(Information shown Opens)

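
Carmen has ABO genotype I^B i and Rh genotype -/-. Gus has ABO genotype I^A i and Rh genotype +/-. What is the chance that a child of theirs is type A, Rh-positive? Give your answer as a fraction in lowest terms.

1/8

ABO cross I^B i × I^A i → offspring phenotypes: 1/4 O, 1/4 A, 1/4 B, 1/4 AB.
Rh cross -/- × +/- → 1/2 Rh+, 1/2 Rh-.
Independent loci: P(type A, Rh-positive) = 1/4 × 1/2 = 1/8.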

(Information shown Closes)

§ **Your goal**:
Please return every line of the data, unaltered.

§ **Exercise solution**:
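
Carmen has ABO genotype I^B i and Rh genotype -/-. Gus has ABO genotype I^A i and Rh genotype +/-. What is the chance that a child of theirs is type A, Rh-positive? Give your answer as a fraction in lowest terms.

1/8

ABO cross I^B i × I^A i → offspring phenotypes: 1/4 O, 1/4 A, 1/4 B, 1/4 AB.
Rh cross -/- × +/- → 1/2 Rh+, 1/2 Rh-.
Independent loci: P(type A, Rh-positive) = 1/4 × 1/2 = 1/8.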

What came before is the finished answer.